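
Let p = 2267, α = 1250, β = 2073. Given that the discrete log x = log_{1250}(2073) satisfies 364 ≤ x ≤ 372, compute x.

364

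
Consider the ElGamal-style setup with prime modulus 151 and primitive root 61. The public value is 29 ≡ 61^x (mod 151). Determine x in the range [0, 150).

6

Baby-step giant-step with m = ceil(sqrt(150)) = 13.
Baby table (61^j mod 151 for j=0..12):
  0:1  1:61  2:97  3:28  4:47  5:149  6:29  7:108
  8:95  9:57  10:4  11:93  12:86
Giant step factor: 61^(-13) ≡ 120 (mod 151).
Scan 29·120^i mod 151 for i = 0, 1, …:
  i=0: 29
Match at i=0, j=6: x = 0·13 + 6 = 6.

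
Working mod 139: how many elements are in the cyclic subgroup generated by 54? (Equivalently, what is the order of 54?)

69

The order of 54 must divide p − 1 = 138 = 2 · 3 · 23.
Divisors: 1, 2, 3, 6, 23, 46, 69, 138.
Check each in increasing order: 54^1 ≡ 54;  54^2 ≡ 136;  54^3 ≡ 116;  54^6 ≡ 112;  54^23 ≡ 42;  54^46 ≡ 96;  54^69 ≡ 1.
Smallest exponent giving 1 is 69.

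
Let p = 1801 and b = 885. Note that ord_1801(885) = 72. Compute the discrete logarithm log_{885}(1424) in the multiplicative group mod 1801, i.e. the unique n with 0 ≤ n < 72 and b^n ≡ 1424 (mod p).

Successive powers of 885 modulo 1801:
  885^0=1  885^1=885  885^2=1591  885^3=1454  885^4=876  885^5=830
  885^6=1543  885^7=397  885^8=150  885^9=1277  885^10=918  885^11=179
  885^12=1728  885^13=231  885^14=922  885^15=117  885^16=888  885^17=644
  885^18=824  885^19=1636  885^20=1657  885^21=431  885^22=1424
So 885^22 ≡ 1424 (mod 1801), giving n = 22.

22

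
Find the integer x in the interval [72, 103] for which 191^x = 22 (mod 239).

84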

•••

## Task prompt
Only an exact reproduction of the lines from the one with "Find the integer" to the end of the listing is expected.

## The answer
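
Find the integer x in the interval [72, 103] for which 191^x = 22 (mod 239).

84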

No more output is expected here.